◆ Brief ◆
Starting from the line in which "You may use" appears, output every line down to the last line of the data below, exactly and without anything more.
··· Data to examine ···
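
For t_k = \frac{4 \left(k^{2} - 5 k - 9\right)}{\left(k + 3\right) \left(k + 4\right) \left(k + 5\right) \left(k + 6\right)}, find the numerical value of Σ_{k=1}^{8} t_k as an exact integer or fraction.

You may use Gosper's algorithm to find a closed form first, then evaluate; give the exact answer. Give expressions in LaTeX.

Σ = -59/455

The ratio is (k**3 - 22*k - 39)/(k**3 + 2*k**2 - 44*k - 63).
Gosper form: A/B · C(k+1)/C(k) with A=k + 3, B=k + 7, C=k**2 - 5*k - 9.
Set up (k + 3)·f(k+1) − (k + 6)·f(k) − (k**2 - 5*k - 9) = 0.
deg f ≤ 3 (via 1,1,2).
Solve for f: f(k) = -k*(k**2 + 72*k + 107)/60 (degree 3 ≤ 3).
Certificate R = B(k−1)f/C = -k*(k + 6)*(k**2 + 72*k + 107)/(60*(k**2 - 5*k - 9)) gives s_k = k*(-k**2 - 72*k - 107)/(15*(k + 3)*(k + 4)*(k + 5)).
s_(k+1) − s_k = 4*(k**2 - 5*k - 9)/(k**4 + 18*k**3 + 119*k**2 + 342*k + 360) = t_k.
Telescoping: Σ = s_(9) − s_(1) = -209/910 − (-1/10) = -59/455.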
···
◆ Finished task ◆
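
You may use Gosper's algorithm to find a closed form first, then evaluate; give the exact answer. Give expressions in LaTeX.

Σ = -59/455

The ratio is (k**3 - 22*k - 39)/(k**3 + 2*k**2 - 44*k - 63).
Gosper form: A/B · C(k+1)/C(k) with A=k + 3, B=k + 7, C=k**2 - 5*k - 9.
Set up (k + 3)·f(k+1) − (k + 6)·f(k) − (k**2 - 5*k - 9) = 0.
deg f ≤ 3 (via 1,1,2).
Solve for f: f(k) = -k*(k**2 + 72*k + 107)/60 (degree 3 ≤ 3).
Certificate R = B(k−1)f/C = -k*(k + 6)*(k**2 + 72*k + 107)/(60*(k**2 - 5*k - 9)) gives s_k = k*(-k**2 - 72*k - 107)/(15*(k + 3)*(k + 4)*(k + 5)).
s_(k+1) − s_k = 4*(k**2 - 5*k - 9)/(k**4 + 18*k**3 + 119*k**2 + 342*k + 360) = t_k.
Telescoping: Σ = s_(9) − s_(1) = -209/910 − (-1/10) = -59/455.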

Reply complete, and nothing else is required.